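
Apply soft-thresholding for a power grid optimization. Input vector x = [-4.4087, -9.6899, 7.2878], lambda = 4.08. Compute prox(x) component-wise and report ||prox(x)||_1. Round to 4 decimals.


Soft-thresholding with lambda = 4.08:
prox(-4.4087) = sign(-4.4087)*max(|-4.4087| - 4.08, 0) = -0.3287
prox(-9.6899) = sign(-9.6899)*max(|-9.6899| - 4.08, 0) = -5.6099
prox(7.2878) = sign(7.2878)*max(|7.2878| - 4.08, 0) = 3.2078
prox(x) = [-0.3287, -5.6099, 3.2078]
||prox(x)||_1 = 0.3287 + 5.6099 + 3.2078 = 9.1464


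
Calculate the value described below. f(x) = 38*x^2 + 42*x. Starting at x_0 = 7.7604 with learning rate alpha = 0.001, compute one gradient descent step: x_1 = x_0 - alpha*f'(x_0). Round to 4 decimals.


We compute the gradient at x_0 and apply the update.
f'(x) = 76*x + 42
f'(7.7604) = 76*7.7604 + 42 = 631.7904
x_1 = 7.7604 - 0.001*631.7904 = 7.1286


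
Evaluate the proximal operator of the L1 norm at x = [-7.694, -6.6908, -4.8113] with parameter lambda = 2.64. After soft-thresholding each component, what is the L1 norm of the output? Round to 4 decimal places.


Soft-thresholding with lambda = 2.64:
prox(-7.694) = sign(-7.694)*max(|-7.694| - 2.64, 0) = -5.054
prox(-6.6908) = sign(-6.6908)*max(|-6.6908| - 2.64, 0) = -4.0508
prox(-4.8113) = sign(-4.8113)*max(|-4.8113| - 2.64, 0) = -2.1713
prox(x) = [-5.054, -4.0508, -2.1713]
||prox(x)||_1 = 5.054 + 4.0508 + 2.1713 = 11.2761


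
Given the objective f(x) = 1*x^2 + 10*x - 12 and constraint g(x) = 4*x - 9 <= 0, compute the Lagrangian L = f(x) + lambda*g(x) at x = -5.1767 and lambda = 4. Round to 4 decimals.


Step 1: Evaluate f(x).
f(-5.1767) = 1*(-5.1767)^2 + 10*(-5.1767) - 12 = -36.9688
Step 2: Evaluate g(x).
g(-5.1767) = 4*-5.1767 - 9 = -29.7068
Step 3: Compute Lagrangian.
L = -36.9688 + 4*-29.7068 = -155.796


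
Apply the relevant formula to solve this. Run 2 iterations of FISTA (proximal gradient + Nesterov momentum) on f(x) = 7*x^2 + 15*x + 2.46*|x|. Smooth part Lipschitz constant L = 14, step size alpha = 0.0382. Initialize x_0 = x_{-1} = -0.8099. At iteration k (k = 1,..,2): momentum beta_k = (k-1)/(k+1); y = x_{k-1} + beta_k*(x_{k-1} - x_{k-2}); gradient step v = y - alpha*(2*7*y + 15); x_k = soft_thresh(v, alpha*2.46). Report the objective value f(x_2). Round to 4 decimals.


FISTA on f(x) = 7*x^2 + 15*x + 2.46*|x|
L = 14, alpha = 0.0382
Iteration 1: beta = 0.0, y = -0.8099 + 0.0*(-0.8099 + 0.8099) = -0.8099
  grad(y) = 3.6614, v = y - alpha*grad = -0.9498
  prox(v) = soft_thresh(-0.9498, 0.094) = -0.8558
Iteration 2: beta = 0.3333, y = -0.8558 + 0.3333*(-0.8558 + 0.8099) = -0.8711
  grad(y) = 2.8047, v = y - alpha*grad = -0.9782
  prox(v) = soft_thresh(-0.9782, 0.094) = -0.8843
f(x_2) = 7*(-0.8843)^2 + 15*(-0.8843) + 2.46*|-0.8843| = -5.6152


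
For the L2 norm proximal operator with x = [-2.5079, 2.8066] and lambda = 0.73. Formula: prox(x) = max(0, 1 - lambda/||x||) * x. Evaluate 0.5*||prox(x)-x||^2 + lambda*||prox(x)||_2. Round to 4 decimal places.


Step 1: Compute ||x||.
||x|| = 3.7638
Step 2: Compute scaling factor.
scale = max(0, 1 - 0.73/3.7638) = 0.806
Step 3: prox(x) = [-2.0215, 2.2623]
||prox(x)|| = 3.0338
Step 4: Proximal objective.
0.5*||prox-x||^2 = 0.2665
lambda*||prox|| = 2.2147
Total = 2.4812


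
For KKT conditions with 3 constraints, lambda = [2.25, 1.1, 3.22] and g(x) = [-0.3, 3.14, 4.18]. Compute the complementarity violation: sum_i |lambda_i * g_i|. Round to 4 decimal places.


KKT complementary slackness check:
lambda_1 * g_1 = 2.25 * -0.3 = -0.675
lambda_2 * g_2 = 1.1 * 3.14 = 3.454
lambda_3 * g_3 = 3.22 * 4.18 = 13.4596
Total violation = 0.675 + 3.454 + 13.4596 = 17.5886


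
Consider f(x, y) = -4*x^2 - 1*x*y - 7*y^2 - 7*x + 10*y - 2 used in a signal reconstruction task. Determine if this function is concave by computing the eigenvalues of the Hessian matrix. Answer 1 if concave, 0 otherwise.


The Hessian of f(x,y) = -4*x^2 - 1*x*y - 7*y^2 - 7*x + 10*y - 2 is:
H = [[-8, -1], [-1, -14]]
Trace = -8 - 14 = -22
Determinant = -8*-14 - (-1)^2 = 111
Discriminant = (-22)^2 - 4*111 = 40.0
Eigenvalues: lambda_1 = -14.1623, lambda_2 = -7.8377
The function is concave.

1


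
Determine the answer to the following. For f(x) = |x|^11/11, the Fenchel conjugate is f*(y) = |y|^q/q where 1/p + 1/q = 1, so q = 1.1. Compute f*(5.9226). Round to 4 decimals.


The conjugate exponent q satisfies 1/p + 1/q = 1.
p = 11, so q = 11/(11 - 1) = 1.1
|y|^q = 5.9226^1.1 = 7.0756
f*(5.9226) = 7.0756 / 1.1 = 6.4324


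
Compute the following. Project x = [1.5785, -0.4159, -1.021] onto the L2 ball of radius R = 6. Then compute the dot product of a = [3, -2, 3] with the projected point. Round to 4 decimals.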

-------

→ Task item
Each record should be given again exactly as it reads.

→ Output for this exercise
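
Apply soft-thresholding for a power grid optimization. Input vector x = [-4.4087, -9.6899, 7.2878], lambda = 4.08. Compute prox(x) component-wise and report ||prox(x)||_1. Round to 4 decimals.


Soft-thresholding with lambda = 4.08:
prox(-4.4087) = sign(-4.4087)*max(|-4.4087| - 4.08, 0) = -0.3287
prox(-9.6899) = sign(-9.6899)*max(|-9.6899| - 4.08, 0) = -5.6099
prox(7.2878) = sign(7.2878)*max(|7.2878| - 4.08, 0) = 3.2078
prox(x) = [-0.3287, -5.6099, 3.2078]
||prox(x)||_1 = 0.3287 + 5.6099 + 3.2078 = 9.1464


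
Calculate the value described below. f(x) = 38*x^2 + 42*x. Starting at x_0 = 7.7604 with learning rate alpha = 0.001, compute one gradient descent step: x_1 = x_0 - alpha*f'(x_0). Round to 4 decimals.


We compute the gradient at x_0 and apply the update.
f'(x) = 76*x + 42
f'(7.7604) = 76*7.7604 + 42 = 631.7904
x_1 = 7.7604 - 0.001*631.7904 = 7.1286


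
Evaluate the proximal operator of the L1 norm at x = [-7.694, -6.6908, -4.8113] with parameter lambda = 2.64. After soft-thresholding each component, what is the L1 norm of the output? Round to 4 decimal places.


Soft-thresholding with lambda = 2.64:
prox(-7.694) = sign(-7.694)*max(|-7.694| - 2.64, 0) = -5.054
prox(-6.6908) = sign(-6.6908)*max(|-6.6908| - 2.64, 0) = -4.0508
prox(-4.8113) = sign(-4.8113)*max(|-4.8113| - 2.64, 0) = -2.1713
prox(x) = [-5.054, -4.0508, -2.1713]
||prox(x)||_1 = 5.054 + 4.0508 + 2.1713 = 11.2761


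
Given the objective f(x) = 1*x^2 + 10*x - 12 and constraint g(x) = 4*x - 9 <= 0, compute the Lagrangian L = f(x) + lambda*g(x) at x = -5.1767 and lambda = 4. Round to 4 decimals.


Step 1: Evaluate f(x).
f(-5.1767) = 1*(-5.1767)^2 + 10*(-5.1767) - 12 = -36.9688
Step 2: Evaluate g(x).
g(-5.1767) = 4*-5.1767 - 9 = -29.7068
Step 3: Compute Lagrangian.
L = -36.9688 + 4*-29.7068 = -155.796


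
Apply the relevant formula to solve this. Run 2 iterations of FISTA (proximal gradient + Nesterov momentum) on f(x) = 7*x^2 + 15*x + 2.46*|x|. Smooth part Lipschitz constant L = 14, step size alpha = 0.0382. Initialize x_0 = x_{-1} = -0.8099. At iteration k (k = 1,..,2): momentum beta_k = (k-1)/(k+1); y = x_{k-1} + beta_k*(x_{k-1} - x_{k-2}); gradient step v = y - alpha*(2*7*y + 15); x_k = soft_thresh(v, alpha*2.46). Report the objective value f(x_2). Round to 4 decimals.


FISTA on f(x) = 7*x^2 + 15*x + 2.46*|x|
L = 14, alpha = 0.0382
Iteration 1: beta = 0.0, y = -0.8099 + 0.0*(-0.8099 + 0.8099) = -0.8099
  grad(y) = 3.6614, v = y - alpha*grad = -0.9498
  prox(v) = soft_thresh(-0.9498, 0.094) = -0.8558
Iteration 2: beta = 0.3333, y = -0.8558 + 0.3333*(-0.8558 + 0.8099) = -0.8711
  grad(y) = 2.8047, v = y - alpha*grad = -0.9782
  prox(v) = soft_thresh(-0.9782, 0.094) = -0.8843
f(x_2) = 7*(-0.8843)^2 + 15*(-0.8843) + 2.46*|-0.8843| = -5.6152


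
For the L2 norm proximal operator with x = [-2.5079, 2.8066] and lambda = 0.73. Formula: prox(x) = max(0, 1 - lambda/||x||) * x. Evaluate 0.5*||prox(x)-x||^2 + lambda*||prox(x)||_2. Round to 4 decimal places.


Step 1: Compute ||x||.
||x|| = 3.7638
Step 2: Compute scaling factor.
scale = max(0, 1 - 0.73/3.7638) = 0.806
Step 3: prox(x) = [-2.0215, 2.2623]
||prox(x)|| = 3.0338
Step 4: Proximal objective.
0.5*||prox-x||^2 = 0.2665
lambda*||prox|| = 2.2147
Total = 2.4812


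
For KKT conditions with 3 constraints, lambda = [2.25, 1.1, 3.22] and g(x) = [-0.3, 3.14, 4.18]. Compute the complementarity violation: sum_i |lambda_i * g_i|. Round to 4 decimal places.


KKT complementary slackness check:
lambda_1 * g_1 = 2.25 * -0.3 = -0.675
lambda_2 * g_2 = 1.1 * 3.14 = 3.454
lambda_3 * g_3 = 3.22 * 4.18 = 13.4596
Total violation = 0.675 + 3.454 + 13.4596 = 17.5886


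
Consider f(x, y) = -4*x^2 - 1*x*y - 7*y^2 - 7*x + 10*y - 2 used in a signal reconstruction task. Determine if this function is concave by computing the eigenvalues of the Hessian matrix. Answer 1 if concave, 0 otherwise.


The Hessian of f(x,y) = -4*x^2 - 1*x*y - 7*y^2 - 7*x + 10*y - 2 is:
H = [[-8, -1], [-1, -14]]
Trace = -8 - 14 = -22
Determinant = -8*-14 - (-1)^2 = 111
Discriminant = (-22)^2 - 4*111 = 40.0
Eigenvalues: lambda_1 = -14.1623, lambda_2 = -7.8377
The function is concave.

1


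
Determine the answer to the following. For f(x) = |x|^11/11, the Fenchel conjugate is f*(y) = |y|^q/q where 1/p + 1/q = 1, so q = 1.1. Compute f*(5.9226). Round to 4 decimals.


The conjugate exponent q satisfies 1/p + 1/q = 1.
p = 11, so q = 11/(11 - 1) = 1.1
|y|^q = 5.9226^1.1 = 7.0756
f*(5.9226) = 7.0756 / 1.1 = 6.4324


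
Compute the following. Project x = [1.5785, -0.4159, -1.021] onto the L2 ball of radius R = 6. Then compute the dot product of a = [3, -2, 3] with the projected point. Round to 4 decimals.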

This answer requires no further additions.